##### Record set
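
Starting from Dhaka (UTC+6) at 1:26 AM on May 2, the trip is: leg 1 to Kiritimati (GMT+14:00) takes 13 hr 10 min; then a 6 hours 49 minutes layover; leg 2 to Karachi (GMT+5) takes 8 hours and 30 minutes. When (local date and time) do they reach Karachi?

Convert departure to UTC: 1:26 AM − 6:00 = 7:26 PM UTC on May 1.
Add 13 hours 10 minutes leg 1 → 8:36 AM UTC (May 2).
Add 6 hours and 49 minutes layover in Kiritimati → 3:25 PM UTC.
Add 8 hours and 30 minutes leg 2 → 11:55 PM UTC.
Karachi is UTC+5:00, so local arrival = 11:55 PM + 5:00 = 4:55 AM on May 3.

4:55 AM on May 3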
##########
Activity » Each record above is to be reproduced exactly, in full.

Solution to the exercise »
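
Starting from Dhaka (UTC+6) at 1:26 AM on May 2, the trip is: leg 1 to Kiritimati (GMT+14:00) takes 13 hr 10 min; then a 6 hours 49 minutes layover; leg 2 to Karachi (GMT+5) takes 8 hours and 30 minutes. When (local date and time) do they reach Karachi?

Convert departure to UTC: 1:26 AM − 6:00 = 7:26 PM UTC on May 1.
Add 13 hours 10 minutes leg 1 → 8:36 AM UTC (May 2).
Add 6 hours and 49 minutes layover in Kiritimati → 3:25 PM UTC.
Add 8 hours and 30 minutes leg 2 → 11:55 PM UTC.
Karachi is UTC+5:00, so local arrival = 11:55 PM + 5:00 = 4:55 AM on May 3.

4:55 AM on May 3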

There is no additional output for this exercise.